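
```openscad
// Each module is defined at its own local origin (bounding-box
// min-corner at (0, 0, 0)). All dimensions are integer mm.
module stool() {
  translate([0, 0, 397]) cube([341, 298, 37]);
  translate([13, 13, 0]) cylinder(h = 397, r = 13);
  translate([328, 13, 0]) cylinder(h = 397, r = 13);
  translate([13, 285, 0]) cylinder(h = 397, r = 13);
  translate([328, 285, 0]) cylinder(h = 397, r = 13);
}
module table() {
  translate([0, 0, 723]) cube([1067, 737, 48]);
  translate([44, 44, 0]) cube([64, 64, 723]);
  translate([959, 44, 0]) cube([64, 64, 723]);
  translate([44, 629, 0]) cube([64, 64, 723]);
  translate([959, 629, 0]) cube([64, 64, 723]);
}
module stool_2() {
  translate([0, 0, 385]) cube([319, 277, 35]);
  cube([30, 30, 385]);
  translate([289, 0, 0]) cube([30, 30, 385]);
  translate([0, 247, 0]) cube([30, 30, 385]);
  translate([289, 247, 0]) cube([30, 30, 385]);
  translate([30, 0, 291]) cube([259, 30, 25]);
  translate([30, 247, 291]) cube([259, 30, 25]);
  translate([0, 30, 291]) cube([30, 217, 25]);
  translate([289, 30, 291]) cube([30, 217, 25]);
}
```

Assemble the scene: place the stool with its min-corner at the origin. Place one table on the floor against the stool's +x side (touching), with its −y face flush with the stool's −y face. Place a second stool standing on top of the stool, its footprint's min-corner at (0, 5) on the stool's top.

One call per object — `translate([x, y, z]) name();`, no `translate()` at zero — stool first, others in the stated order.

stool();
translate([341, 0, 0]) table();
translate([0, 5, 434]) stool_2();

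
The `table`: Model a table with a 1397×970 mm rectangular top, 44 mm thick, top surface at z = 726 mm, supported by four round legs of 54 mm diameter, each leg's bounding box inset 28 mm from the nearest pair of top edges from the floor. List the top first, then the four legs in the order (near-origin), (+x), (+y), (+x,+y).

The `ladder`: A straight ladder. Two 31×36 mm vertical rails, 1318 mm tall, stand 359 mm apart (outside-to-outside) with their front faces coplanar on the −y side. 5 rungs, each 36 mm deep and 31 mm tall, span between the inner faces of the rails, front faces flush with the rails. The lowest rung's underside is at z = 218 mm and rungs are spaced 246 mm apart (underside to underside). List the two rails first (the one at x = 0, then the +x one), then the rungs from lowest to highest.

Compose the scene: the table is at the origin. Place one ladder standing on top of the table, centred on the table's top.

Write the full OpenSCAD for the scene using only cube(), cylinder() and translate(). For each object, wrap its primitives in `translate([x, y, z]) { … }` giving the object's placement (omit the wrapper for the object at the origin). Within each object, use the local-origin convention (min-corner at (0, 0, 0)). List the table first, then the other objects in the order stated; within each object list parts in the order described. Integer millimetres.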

-------------------------

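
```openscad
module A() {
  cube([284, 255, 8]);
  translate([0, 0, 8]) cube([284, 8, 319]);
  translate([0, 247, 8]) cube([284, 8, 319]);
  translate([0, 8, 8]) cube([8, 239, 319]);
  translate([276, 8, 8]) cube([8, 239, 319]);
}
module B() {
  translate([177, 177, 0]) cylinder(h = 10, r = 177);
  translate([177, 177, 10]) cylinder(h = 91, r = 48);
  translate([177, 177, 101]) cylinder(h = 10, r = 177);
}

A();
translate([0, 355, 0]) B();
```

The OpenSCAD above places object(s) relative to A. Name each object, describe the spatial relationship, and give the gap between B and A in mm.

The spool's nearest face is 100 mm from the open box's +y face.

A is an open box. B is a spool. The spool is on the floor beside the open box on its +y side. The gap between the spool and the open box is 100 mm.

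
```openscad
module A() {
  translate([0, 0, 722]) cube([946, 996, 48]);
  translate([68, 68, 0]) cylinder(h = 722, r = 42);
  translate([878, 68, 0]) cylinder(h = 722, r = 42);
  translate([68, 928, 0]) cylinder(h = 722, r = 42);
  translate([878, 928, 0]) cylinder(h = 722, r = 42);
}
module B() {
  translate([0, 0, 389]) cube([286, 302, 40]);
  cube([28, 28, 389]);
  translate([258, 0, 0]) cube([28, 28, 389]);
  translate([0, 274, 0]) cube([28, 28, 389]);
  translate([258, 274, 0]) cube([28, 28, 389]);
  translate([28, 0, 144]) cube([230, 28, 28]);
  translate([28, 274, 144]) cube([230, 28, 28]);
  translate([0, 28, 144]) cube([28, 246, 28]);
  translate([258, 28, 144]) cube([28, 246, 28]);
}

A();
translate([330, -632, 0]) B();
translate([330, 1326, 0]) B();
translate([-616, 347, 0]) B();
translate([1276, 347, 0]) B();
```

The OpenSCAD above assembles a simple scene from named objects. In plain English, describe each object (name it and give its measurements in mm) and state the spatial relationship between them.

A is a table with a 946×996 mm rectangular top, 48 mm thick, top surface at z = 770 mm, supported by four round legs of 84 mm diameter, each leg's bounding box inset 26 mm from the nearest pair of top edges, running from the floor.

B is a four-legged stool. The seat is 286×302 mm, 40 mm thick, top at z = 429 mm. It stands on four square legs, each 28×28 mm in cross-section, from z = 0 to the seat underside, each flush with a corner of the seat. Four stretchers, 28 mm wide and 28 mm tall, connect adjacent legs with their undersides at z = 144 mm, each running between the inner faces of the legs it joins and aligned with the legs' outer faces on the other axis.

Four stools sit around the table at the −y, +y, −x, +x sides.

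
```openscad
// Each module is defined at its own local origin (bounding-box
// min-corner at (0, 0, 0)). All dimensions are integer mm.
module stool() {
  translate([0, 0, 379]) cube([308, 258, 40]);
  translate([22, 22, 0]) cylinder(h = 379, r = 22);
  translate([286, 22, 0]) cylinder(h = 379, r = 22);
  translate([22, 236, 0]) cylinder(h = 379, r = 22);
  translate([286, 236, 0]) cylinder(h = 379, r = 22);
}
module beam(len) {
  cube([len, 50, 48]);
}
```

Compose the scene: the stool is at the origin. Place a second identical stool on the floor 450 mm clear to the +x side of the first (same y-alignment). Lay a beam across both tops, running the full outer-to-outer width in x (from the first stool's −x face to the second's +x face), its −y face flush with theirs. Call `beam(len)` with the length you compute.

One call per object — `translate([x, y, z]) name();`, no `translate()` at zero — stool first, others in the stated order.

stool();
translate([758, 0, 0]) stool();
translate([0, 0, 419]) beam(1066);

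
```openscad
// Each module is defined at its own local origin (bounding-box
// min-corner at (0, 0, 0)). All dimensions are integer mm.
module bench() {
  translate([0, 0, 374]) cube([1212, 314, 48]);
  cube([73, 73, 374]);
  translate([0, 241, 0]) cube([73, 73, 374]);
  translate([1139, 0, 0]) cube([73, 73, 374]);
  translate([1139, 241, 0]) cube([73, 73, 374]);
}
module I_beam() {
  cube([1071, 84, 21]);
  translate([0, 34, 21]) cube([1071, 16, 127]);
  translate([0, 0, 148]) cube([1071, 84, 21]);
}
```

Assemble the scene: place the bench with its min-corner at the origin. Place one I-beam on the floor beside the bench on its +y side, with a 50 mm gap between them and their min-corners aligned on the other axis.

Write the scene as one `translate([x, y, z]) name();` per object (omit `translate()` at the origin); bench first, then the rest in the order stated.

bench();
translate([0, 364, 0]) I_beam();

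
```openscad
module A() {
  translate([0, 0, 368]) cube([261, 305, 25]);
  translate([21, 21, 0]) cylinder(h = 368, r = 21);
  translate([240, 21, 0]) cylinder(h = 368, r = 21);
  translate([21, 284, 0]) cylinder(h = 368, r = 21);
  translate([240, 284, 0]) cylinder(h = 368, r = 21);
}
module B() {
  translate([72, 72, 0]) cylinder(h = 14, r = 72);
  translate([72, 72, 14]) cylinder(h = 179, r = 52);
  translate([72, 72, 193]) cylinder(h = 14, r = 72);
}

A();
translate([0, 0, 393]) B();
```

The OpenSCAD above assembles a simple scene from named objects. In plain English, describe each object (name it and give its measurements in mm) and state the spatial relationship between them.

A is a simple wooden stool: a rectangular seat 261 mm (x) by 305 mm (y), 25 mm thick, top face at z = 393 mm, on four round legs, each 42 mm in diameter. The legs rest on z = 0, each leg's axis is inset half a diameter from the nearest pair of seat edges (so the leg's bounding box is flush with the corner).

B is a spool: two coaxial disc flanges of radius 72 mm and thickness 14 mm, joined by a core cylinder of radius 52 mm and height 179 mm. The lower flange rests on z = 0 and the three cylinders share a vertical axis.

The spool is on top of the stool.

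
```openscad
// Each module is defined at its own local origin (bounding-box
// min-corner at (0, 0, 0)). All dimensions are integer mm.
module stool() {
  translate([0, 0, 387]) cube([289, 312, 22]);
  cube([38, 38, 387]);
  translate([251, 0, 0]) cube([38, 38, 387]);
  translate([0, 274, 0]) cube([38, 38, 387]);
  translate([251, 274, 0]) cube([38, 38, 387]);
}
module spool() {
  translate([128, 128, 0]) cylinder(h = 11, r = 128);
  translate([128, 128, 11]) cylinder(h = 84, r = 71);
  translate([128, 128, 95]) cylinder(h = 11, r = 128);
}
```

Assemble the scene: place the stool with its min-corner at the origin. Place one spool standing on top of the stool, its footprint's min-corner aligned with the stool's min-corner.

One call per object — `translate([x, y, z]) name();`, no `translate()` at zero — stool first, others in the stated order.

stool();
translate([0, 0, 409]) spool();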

-------------------------

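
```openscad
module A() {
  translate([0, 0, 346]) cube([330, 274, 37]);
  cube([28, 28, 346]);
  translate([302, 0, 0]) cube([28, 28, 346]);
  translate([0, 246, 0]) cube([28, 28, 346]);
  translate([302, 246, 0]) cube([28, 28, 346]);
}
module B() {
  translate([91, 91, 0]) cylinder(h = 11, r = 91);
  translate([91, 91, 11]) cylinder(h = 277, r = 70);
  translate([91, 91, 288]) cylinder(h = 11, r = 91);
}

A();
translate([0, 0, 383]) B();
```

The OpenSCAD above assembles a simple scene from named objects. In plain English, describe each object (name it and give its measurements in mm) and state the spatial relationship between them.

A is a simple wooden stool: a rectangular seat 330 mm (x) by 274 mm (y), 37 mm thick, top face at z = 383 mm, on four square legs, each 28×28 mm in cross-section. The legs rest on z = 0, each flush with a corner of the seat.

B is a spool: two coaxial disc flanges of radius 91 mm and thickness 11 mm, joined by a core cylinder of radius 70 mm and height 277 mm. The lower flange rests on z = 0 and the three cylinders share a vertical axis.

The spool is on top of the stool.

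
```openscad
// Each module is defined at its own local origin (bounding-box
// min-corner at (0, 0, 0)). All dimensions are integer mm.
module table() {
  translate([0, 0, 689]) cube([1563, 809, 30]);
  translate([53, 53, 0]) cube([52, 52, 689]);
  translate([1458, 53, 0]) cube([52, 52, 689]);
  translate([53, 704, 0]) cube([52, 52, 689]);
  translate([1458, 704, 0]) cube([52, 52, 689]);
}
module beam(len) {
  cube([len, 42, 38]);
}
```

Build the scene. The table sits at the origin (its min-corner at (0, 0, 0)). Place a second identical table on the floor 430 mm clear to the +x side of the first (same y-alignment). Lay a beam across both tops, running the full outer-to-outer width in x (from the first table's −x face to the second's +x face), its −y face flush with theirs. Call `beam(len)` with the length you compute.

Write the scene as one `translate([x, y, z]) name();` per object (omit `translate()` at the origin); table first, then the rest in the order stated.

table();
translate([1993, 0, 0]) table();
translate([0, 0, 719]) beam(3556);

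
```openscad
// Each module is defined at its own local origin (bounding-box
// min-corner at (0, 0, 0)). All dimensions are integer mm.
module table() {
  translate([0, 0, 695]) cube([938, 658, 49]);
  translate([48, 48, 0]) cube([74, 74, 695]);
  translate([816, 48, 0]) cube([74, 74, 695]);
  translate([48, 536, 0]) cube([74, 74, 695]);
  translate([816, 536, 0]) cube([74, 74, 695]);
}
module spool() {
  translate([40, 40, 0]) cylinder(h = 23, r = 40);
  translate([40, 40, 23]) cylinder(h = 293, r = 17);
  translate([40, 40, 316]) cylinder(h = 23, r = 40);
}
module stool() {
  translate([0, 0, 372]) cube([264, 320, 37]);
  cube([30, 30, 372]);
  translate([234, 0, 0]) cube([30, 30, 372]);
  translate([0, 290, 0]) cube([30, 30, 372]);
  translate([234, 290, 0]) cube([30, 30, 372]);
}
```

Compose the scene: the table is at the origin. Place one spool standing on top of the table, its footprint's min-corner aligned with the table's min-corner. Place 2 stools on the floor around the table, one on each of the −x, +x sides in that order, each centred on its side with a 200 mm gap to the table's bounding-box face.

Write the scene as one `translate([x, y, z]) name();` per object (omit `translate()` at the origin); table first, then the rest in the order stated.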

-------------------------

• _PROBLEM STATEMENT_: Where a line in the records above holds the string "List", it counts toward the total; give that total alone.

• _ANSWER TO THIS PROBLEM_: 3